Nothing but a number is expected: the count of lines in the data below that include "follows".
---------- Input data ----------
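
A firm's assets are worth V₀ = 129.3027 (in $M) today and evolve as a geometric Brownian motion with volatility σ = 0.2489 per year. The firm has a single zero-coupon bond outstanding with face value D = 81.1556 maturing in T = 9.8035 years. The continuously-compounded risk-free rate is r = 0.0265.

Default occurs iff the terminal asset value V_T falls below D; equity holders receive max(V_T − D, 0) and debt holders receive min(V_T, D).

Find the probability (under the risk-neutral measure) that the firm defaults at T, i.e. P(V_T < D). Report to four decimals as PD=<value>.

d₁ = [ln(V₀/D) + (r + σ²/2)T] / (σ√T)
   = [ln(129.3027/81.1556) + (0.0265 + 0.5·0.2489²)·9.8035] / (0.2489·√9.8035)
   = [0.465788 + 0.563462] / 0.779319 = 1.320704
d₂ = d₁ − σ√T = 1.320704 − 0.779319 = 0.541384
risk-neutral PD = N(−d₂) = N(-0.541384) = 0.294121

PD=0.2941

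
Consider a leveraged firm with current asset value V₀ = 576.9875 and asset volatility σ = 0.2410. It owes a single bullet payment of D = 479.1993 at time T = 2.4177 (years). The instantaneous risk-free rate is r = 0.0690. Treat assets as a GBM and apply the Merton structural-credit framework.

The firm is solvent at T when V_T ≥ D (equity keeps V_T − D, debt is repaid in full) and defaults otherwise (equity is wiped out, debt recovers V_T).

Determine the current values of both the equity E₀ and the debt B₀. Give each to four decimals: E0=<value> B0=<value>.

d₁ = [ln(V₀/D) + (r + σ²/2)T] / (σ√T)
   = [ln(576.9875/479.1993) + (0.0690 + 0.5·0.2410²)·2.4177] / (0.2410·√2.4177)
   = [0.185704 + 0.237033] / 0.374730 = 1.128110
d₂ = d₁ − σ√T = 1.128110 − 0.374730 = 0.753380
N(d₁) = 0.870363,  N(d₂) = 0.774389,  e^(−rT) = 0.846351
E₀ = V₀·N(d₁) − D·e^(−rT)·N(d₂)
   = 576.9875·0.870363 − 479.1993·0.846351·0.774389 = 188.119109
B₀ = V₀ − E₀ = 576.9875 − 188.119109 = 388.868391

E0=188.1191 B0=388.8684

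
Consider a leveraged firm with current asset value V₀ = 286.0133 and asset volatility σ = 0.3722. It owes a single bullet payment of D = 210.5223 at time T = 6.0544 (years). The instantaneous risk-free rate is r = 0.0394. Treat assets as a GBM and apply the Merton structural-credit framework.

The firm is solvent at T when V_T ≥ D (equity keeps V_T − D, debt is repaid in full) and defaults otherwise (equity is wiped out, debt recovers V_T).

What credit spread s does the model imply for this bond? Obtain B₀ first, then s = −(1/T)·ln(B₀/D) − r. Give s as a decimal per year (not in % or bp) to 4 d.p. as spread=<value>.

spread=0.0355

d₁ = [ln(V₀/D) + (r + σ²/2)T] / (σ√T)
   = [ln(286.0133/210.5223) + (0.0394 + 0.5·0.3722²)·6.0544] / (0.3722·√6.0544)
   = [0.306447 + 0.657910] / 0.915824 = 1.052994
d₂ = d₁ − σ√T = 1.052994 − 0.915824 = 0.137170
N(d₁) = 0.853828,  N(d₂) = 0.554552,  e^(−rT) = 0.787775
E₀ = V₀·N(d₁) − D·e^(−rT)·N(d₂)
   = 286.0133·0.853828 − 210.5223·0.787775·0.554552 = 152.237042
B₀ = V₀ − E₀ = 286.0133 − 152.237042 = 133.776258
spread = −(1/T)·ln(B₀/D) − r = −(1/6.0544)·ln(133.776258/210.5223) − 0.0394 = 0.03549147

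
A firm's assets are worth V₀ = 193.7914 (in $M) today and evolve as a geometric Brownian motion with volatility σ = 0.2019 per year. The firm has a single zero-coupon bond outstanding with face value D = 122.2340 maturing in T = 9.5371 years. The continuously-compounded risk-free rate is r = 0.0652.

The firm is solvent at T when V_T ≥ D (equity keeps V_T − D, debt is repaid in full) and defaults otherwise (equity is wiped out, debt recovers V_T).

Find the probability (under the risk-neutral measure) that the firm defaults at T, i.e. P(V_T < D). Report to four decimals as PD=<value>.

PD=0.0771

d₁ = [ln(V₀/D) + (r + σ²/2)T] / (σ√T)
   = [ln(193.7914/122.2340) + (0.0652 + 0.5·0.2019²)·9.5371] / (0.2019·√9.5371)
   = [0.460845 + 0.816202] / 0.623512 = 2.048153
d₂ = d₁ − σ√T = 2.048153 − 0.623512 = 1.424642
risk-neutral PD = N(−d₂) = N(-1.424642) = 0.077130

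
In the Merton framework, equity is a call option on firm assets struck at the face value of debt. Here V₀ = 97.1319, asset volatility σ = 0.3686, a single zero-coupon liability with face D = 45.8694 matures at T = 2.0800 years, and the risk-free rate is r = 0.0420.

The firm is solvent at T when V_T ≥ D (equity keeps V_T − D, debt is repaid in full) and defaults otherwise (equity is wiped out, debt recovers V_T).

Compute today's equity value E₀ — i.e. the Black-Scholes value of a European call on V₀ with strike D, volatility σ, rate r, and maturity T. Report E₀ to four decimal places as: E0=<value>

d₁ = [ln(V₀/D) + (r + σ²/2)T] / (σ√T)
   = [ln(97.1319/45.8694) + (0.0420 + 0.5·0.3686²)·2.0800] / (0.3686·√2.0800)
   = [0.750272 + 0.228661] / 0.531602 = 1.841474
d₂ = d₁ − σ√T = 1.841474 − 0.531602 = 1.309872
N(d₁) = 0.967224,  N(d₂) = 0.904880,  e^(−rT) = 0.916347
E₀ = V₀·N(d₁) − D·e^(−rT)·N(d₂)
   = 97.1319·0.967224 − 45.8694·0.916347·0.904880 = 55.914102

E0=55.9141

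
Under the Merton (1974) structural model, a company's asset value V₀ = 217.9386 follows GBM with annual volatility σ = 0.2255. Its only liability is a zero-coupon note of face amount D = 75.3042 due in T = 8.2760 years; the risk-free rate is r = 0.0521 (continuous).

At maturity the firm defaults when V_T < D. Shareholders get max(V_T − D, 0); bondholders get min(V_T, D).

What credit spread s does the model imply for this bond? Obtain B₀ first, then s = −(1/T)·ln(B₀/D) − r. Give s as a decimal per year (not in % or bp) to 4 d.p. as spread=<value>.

d₁ = [ln(V₀/D) + (r + σ²/2)T] / (σ√T)
   = [ln(217.9386/75.3042) + (0.0521 + 0.5·0.2255²)·8.2760] / (0.2255·√8.2760)
   = [1.062677 + 0.641598] / 0.648719 = 2.627139
d₂ = d₁ − σ√T = 2.627139 − 0.648719 = 1.978419
N(d₁) = 0.995695,  N(d₂) = 0.976059,  e^(−rT) = 0.649742
E₀ = V₀·N(d₁) − D·e^(−rT)·N(d₂)
   = 217.9386·0.995695 − 75.3042·0.649742·0.976059 = 169.243368
B₀ = V₀ − E₀ = 217.9386 − 169.243368 = 48.695232
spread = −(1/T)·ln(B₀/D) − r = −(1/8.2760)·ln(48.695232/75.3042) − 0.0521 = 0.00057699

spread=0.0006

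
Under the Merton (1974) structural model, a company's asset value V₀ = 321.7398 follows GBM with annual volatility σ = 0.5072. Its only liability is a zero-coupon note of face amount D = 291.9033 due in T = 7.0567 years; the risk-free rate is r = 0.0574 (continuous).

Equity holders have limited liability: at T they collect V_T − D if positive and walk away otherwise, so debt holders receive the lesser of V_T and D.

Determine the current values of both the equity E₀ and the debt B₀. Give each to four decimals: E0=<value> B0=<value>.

d₁ = [ln(V₀/D) + (r + σ²/2)T] / (σ√T)
   = [ln(321.7398/291.9033) + (0.0574 + 0.5·0.5072²)·7.0567] / (0.5072·√7.0567)
   = [0.097321 + 1.312729] / 1.347349 = 1.046536
d₂ = d₁ − σ√T = 1.046536 − 1.347349 = -0.300812
N(d₁) = 0.852343,  N(d₂) = 0.381779,  e^(−rT) = 0.666940
E₀ = V₀·N(d₁) − D·e^(−rT)·N(d₂)
   = 321.7398·0.852343 − 291.9033·0.666940·0.381779 = 199.907266
B₀ = V₀ − E₀ = 321.7398 − 199.907266 = 121.832534

E0=199.9073 B0=121.8325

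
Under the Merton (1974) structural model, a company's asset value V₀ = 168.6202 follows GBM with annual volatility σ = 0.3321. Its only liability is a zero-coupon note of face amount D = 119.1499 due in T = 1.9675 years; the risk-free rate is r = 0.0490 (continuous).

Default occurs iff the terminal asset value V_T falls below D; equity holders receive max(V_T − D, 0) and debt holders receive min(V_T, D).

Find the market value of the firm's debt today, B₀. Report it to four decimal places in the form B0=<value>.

d₁ = [ln(V₀/D) + (r + σ²/2)T] / (σ√T)
   = [ln(168.6202/119.1499) + (0.0490 + 0.5·0.3321²)·1.9675] / (0.3321·√1.9675)
   = [0.347266 + 0.204906] / 0.465829 = 1.185355
d₂ = d₁ − σ√T = 1.185355 − 0.465829 = 0.719526
N(d₁) = 0.882061,  N(d₂) = 0.764092,  e^(−rT) = 0.908094
E₀ = V₀·N(d₁) − D·e^(−rT)·N(d₂)
   = 168.6202·0.882061 − 119.1499·0.908094·0.764092 = 66.059198
B₀ = V₀ − E₀ = 168.6202 − 66.059198 = 102.561002

B0=102.5610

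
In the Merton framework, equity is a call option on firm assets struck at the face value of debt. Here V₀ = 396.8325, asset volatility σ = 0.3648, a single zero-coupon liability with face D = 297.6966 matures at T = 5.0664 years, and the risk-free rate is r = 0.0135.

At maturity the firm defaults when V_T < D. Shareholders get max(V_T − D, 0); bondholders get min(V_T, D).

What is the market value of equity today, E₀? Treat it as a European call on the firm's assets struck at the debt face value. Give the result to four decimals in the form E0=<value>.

E0=176.1842

d₁ = [ln(V₀/D) + (r + σ²/2)T] / (σ√T)
   = [ln(396.8325/297.6966) + (0.0135 + 0.5·0.3648²)·5.0664] / (0.3648·√5.0664)
   = [0.287439 + 0.405512] / 0.821116 = 0.843914
d₂ = d₁ − σ√T = 0.843914 − 0.821116 = 0.022798
N(d₁) = 0.800641,  N(d₂) = 0.509094,  e^(−rT) = 0.933890
E₀ = V₀·N(d₁) − D·e^(−rT)·N(d₂)
   = 396.8325·0.800641 − 297.6966·0.933890·0.509094 = 176.184157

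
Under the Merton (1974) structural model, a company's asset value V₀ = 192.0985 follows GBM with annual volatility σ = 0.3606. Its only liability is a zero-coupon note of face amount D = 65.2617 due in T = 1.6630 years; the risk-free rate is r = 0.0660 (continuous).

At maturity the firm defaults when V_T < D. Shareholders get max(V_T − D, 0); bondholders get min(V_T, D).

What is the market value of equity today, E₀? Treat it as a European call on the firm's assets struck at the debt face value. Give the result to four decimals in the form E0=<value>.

E0=133.7013

d₁ = [ln(V₀/D) + (r + σ²/2)T] / (σ√T)
   = [ln(192.0985/65.2617) + (0.0660 + 0.5·0.3606²)·1.6630] / (0.3606·√1.6630)
   = [1.079603 + 0.217880] / 0.465020 = 2.790164
d₂ = d₁ − σ√T = 2.790164 − 0.465020 = 2.325144
N(d₁) = 0.997366,  N(d₂) = 0.989968,  e^(−rT) = 0.896051
E₀ = V₀·N(d₁) − D·e^(−rT)·N(d₂)
   = 192.0985·0.997366 − 65.2617·0.896051·0.989968 = 133.701348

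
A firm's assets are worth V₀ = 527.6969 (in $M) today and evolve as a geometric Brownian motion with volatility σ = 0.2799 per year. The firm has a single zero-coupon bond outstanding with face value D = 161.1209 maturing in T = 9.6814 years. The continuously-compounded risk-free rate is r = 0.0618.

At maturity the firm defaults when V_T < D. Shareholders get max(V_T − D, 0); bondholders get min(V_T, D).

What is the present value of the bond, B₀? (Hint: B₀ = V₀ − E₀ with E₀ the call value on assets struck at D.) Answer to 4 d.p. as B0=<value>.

d₁ = [ln(V₀/D) + (r + σ²/2)T] / (σ√T)
   = [ln(527.6969/161.1209) + (0.0618 + 0.5·0.2799²)·9.6814] / (0.2799·√9.6814)
   = [1.186367 + 0.977550] / 0.870907 = 2.484670
d₂ = d₁ − σ√T = 2.484670 − 0.870907 = 1.613763
N(d₁) = 0.993516,  N(d₂) = 0.946711,  e^(−rT) = 0.549740
E₀ = V₀·N(d₁) − D·e^(−rT)·N(d₂)
   = 527.6969·0.993516 − 161.1209·0.549740·0.946711 = 440.421082
B₀ = V₀ − E₀ = 527.6969 − 440.421082 = 87.275818

B0=87.2758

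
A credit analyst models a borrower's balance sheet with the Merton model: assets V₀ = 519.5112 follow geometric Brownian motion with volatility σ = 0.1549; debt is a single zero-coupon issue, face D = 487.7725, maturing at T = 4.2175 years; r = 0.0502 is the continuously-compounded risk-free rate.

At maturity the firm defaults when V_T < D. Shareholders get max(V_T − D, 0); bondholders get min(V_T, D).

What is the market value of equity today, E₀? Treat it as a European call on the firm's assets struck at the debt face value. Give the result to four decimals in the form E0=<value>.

d₁ = [ln(V₀/D) + (r + σ²/2)T] / (σ√T)
   = [ln(519.5112/487.7725) + (0.0502 + 0.5·0.1549²)·4.2175] / (0.1549·√4.2175)
   = [0.063039 + 0.262316] / 0.318111 = 1.022772
d₂ = d₁ − σ√T = 1.022772 − 0.318111 = 0.704660
N(d₁) = 0.846792,  N(d₂) = 0.759489,  e^(−rT) = 0.809192
E₀ = V₀·N(d₁) − D·e^(−rT)·N(d₂)
   = 519.5112·0.846792 − 487.7725·0.809192·0.759489 = 140.146194

E0=140.1462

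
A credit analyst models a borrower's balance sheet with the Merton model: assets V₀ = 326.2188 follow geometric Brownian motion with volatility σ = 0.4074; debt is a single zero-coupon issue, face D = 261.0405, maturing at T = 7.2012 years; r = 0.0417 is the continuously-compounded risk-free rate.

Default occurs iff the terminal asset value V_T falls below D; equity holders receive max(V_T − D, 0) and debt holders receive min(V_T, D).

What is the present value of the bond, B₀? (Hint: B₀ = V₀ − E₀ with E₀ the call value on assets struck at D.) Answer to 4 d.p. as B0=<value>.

d₁ = [ln(V₀/D) + (r + σ²/2)T] / (σ√T)
   = [ln(326.2188/261.0405) + (0.0417 + 0.5·0.4074²)·7.2012] / (0.4074·√7.2012)
   = [0.222893 + 0.897899] / 1.093260 = 1.025183
d₂ = d₁ − σ√T = 1.025183 − 1.093260 = -0.068077
N(d₁) = 0.847362,  N(d₂) = 0.472862,  e^(−rT) = 0.740603
E₀ = V₀·N(d₁) − D·e^(−rT)·N(d₂)
   = 326.2188·0.847362 − 261.0405·0.740603·0.472862 = 185.008026
B₀ = V₀ − E₀ = 326.2188 − 185.008026 = 141.210774

B0=141.2108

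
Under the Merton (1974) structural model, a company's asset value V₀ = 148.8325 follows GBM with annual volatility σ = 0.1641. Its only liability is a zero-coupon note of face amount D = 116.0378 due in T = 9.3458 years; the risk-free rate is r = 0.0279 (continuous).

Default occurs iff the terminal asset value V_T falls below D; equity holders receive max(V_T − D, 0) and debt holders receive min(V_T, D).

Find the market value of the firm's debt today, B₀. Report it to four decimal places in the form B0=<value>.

B0=84.8201

d₁ = [ln(V₀/D) + (r + σ²/2)T] / (σ√T)
   = [ln(148.8325/116.0378) + (0.0279 + 0.5·0.1641²)·9.3458] / (0.1641·√9.3458)
   = [0.248906 + 0.386583] / 0.501668 = 1.266751
d₂ = d₁ − σ√T = 1.266751 − 0.501668 = 0.765082
N(d₁) = 0.897378,  N(d₂) = 0.777889,  e^(−rT) = 0.770475
E₀ = V₀·N(d₁) − D·e^(−rT)·N(d₂)
   = 148.8325·0.897378 − 116.0378·0.770475·0.777889 = 64.012425
B₀ = V₀ − E₀ = 148.8325 − 64.012425 = 84.820075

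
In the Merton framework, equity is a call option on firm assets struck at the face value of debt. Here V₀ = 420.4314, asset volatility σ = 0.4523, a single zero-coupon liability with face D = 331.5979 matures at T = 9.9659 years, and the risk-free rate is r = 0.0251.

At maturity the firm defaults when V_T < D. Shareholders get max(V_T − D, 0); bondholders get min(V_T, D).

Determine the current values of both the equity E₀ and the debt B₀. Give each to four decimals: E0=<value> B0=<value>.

d₁ = [ln(V₀/D) + (r + σ²/2)T] / (σ√T)
   = [ln(420.4314/331.5979) + (0.0251 + 0.5·0.4523²)·9.9659] / (0.4523·√9.9659)
   = [0.237358 + 1.269533] / 1.427857 = 1.055351
d₂ = d₁ − σ√T = 1.055351 − 1.427857 = -0.372506
N(d₁) = 0.854368,  N(d₂) = 0.354758,  e^(−rT) = 0.778689
E₀ = V₀·N(d₁) − D·e^(−rT)·N(d₂)
   = 420.4314·0.854368 − 331.5979·0.778689·0.354758 = 267.600391
B₀ = V₀ − E₀ = 420.4314 − 267.600391 = 152.831009

E0=267.6004 B0=152.8310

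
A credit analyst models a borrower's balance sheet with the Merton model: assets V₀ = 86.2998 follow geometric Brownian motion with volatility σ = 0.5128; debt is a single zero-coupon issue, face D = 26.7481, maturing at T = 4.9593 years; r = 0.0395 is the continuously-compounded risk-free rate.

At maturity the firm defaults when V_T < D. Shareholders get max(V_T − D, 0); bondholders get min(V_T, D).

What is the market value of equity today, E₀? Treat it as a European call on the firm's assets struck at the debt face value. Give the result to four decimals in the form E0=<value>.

d₁ = [ln(V₀/D) + (r + σ²/2)T] / (σ√T)
   = [ln(86.2998/26.7481) + (0.0395 + 0.5·0.5128²)·4.9593] / (0.5128·√4.9593)
   = [1.171364 + 0.847951] / 1.141979 = 1.768258
d₂ = d₁ − σ√T = 1.768258 − 1.141979 = 0.626279
N(d₁) = 0.961491,  N(d₂) = 0.734434,  e^(−rT) = 0.822101
E₀ = V₀·N(d₁) − D·e^(−rT)·N(d₂)
   = 86.2998·0.961491 − 26.7481·0.822101·0.734434 = 66.826558

E0=66.8266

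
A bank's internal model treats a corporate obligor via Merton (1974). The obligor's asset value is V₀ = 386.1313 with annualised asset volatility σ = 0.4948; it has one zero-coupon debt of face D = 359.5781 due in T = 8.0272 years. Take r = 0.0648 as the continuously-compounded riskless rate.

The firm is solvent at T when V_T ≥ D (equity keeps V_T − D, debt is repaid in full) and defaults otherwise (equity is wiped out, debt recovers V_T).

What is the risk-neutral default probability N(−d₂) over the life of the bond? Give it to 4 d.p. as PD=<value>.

d₁ = [ln(V₀/D) + (r + σ²/2)T] / (σ√T)
   = [ln(386.1313/359.5781) + (0.0648 + 0.5·0.4948²)·8.0272] / (0.4948·√8.0272)
   = [0.071246 + 1.502800] / 1.401883 = 1.122809
d₂ = d₁ − σ√T = 1.122809 − 1.401883 = -0.279074
risk-neutral PD = N(−d₂) = N(0.279074) = 0.609906

PD=0.6099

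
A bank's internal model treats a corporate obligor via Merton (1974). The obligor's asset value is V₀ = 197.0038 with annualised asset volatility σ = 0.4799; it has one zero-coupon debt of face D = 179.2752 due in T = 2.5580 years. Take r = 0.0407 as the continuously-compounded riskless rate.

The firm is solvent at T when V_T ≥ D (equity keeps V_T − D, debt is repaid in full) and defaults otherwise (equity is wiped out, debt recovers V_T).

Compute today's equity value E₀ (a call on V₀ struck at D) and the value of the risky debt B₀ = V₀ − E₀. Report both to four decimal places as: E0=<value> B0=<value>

E0=72.9918 B0=124.0120

d₁ = [ln(V₀/D) + (r + σ²/2)T] / (σ√T)
   = [ln(197.0038/179.2752) + (0.0407 + 0.5·0.4799²)·2.5580] / (0.4799·√2.5580)
   = [0.094301 + 0.398669] / 0.767540 = 0.642273
d₂ = d₁ − σ√T = 0.642273 − 0.767540 = -0.125267
N(d₁) = 0.739652,  N(d₂) = 0.450156,  e^(−rT) = 0.901126
E₀ = V₀·N(d₁) − D·e^(−rT)·N(d₂)
   = 197.0038·0.739652 − 179.2752·0.901126·0.450156 = 72.991780
B₀ = V₀ − E₀ = 197.0038 − 72.991780 = 124.012020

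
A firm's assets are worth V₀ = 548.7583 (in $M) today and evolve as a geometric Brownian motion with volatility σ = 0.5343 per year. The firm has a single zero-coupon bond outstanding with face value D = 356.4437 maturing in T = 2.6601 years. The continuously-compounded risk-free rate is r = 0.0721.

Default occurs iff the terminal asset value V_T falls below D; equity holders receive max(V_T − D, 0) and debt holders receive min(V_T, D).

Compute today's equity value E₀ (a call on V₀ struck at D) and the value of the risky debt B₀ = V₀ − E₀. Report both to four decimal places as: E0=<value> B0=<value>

E0=300.7249 B0=248.0334

d₁ = [ln(V₀/D) + (r + σ²/2)T] / (σ√T)
   = [ln(548.7583/356.4437) + (0.0721 + 0.5·0.5343²)·2.6601] / (0.5343·√2.6601)
   = [0.431482 + 0.571491] / 0.871433 = 1.150946
d₂ = d₁ − σ√T = 1.150946 − 0.871433 = 0.279513
N(d₁) = 0.875123,  N(d₂) = 0.610074,  e^(−rT) = 0.825478
E₀ = V₀·N(d₁) − D·e^(−rT)·N(d₂)
   = 548.7583·0.875123 − 356.4437·0.825478·0.610074 = 300.724898
B₀ = V₀ − E₀ = 548.7583 − 300.724898 = 248.033402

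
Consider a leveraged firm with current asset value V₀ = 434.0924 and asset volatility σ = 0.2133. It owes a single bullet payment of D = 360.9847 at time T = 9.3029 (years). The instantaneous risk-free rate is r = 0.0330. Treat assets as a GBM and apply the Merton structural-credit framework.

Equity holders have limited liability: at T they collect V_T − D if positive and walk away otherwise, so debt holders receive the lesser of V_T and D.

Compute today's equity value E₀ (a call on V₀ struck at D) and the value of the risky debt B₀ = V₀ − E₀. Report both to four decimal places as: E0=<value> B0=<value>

E0=196.3749 B0=237.7175

d₁ = [ln(V₀/D) + (r + σ²/2)T] / (σ√T)
   = [ln(434.0924/360.9847) + (0.0330 + 0.5·0.2133²)·9.3029] / (0.2133·√9.3029)
   = [0.184422 + 0.518622] / 0.650579 = 1.080644
d₂ = d₁ − σ√T = 1.080644 − 0.650579 = 0.430065
N(d₁) = 0.860072,  N(d₂) = 0.666426,  e^(−rT) = 0.735654
E₀ = V₀·N(d₁) − D·e^(−rT)·N(d₂)
   = 434.0924·0.860072 − 360.9847·0.735654·0.666426 = 196.374949
B₀ = V₀ − E₀ = 434.0924 − 196.374949 = 237.717451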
----------
• Task answer
5